Task description:
Please set down word for word every line from the one holding "Find 1 − β, the" to the end of the data below, both included.
Segment Start: Provided records
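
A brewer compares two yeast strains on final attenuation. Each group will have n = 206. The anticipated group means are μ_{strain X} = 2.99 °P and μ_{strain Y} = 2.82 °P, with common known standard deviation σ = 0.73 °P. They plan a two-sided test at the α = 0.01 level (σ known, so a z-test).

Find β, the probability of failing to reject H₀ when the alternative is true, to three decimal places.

Standardized effect: d = |μ_{strain X} − μ_{strain Y}| / σ = |2.99 − 2.82| / 0.73 = 0.2329
Noncentrality parameter: δ = d·√(n/2) = 0.2329 × √(206/2) = 2.3634
Two-sided α = 0.01 → critical value z_{0.005} = 2.576.
Power = Φ(δ − 2.576) + Φ(−δ − 2.576) = Φ(-0.212) + Φ(-4.939) = 0.4159 + 0.0000 = 0.4159.
Type II error: β = 1 − power = 1 − 0.4159 = 0.5841.

β ≈ 0.584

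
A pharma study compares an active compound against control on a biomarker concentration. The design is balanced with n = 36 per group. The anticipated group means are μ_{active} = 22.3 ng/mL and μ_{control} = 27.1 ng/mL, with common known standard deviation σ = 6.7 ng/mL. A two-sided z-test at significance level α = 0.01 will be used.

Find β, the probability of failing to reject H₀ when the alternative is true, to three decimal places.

β ≈ 0.321

Standardized effect: d = |μ_{active} − μ_{control}| / σ = |22.3 − 27.1| / 6.7 = 0.7164
Noncentrality parameter: δ = d·√(n/2) = 0.7164 × √(36/2) = 3.0395
Critical value for a two-sided test at α = 0.01: z_{α/2} = 2.576.
Power = Φ(δ − 2.576) + Φ(−δ − 2.576) = Φ(0.464) + Φ(-5.615) = 0.6786 + 0.0000 = 0.6786.
Type II error: β = 1 − power = 1 − 0.6786 = 0.3214.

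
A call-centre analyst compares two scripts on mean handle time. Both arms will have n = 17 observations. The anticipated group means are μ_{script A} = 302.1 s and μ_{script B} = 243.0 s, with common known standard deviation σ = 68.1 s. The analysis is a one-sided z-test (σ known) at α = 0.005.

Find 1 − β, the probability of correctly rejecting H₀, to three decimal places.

Standardized effect: d = |μ_{script A} − μ_{script B}| / σ = |302.1 − 243.0| / 68.1 = 0.8678
Noncentrality parameter: δ = d·√(n/2) = 0.8678 × √(17/2) = 2.5302
One-sided α = 0.005 → critical value z_{0.005} = 2.576.
Power = Φ(δ − 2.576) = Φ(-0.046) = 0.4818.

Power ≈ 0.482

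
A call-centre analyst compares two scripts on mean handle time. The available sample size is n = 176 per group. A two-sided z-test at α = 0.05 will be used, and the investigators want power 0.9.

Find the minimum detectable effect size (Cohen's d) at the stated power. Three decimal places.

d ≈ 0.346

Required noncentrality: δ = z_{0.025} + z_{0.10} = 1.960 + 1.282 = 3.242.
(Lower-tail contribution to power is negligible for δ > 0.)
δ = d·√(n/2) ⇒ d = δ/√(n/2) = 3.242/√(176/2) = 0.3455.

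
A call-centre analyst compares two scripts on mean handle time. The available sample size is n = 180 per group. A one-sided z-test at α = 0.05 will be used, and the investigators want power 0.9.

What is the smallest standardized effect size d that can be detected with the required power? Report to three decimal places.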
Segment End: Provided records
Final answer:
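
Find 1 − β, the probability of correctly rejecting H₀, to three decimal places.

Standardized effect: d = |μ_{script A} − μ_{script B}| / σ = |302.1 − 243.0| / 68.1 = 0.8678
Noncentrality parameter: δ = d·√(n/2) = 0.8678 × √(17/2) = 2.5302
One-sided α = 0.005 → critical value z_{0.005} = 2.576.
Power = Φ(δ − 2.576) = Φ(-0.046) = 0.4818.

Power ≈ 0.482

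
A call-centre analyst compares two scripts on mean handle time. The available sample size is n = 176 per group. A two-sided z-test at α = 0.05 will be used, and the investigators want power 0.9.

Find the minimum detectable effect size (Cohen's d) at the stated power. Three decimal places.

d ≈ 0.346

Required noncentrality: δ = z_{0.025} + z_{0.10} = 1.960 + 1.282 = 3.242.
(Lower-tail contribution to power is negligible for δ > 0.)
δ = d·√(n/2) ⇒ d = δ/√(n/2) = 3.242/√(176/2) = 0.3455.

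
A call-centre analyst compares two scripts on mean handle time. The available sample size is n = 180 per group. A one-sided z-test at α = 0.05 will be used, and the investigators want power 0.9.

What is the smallest standardized effect size d that can be detected with the required power? Report to three decimal places.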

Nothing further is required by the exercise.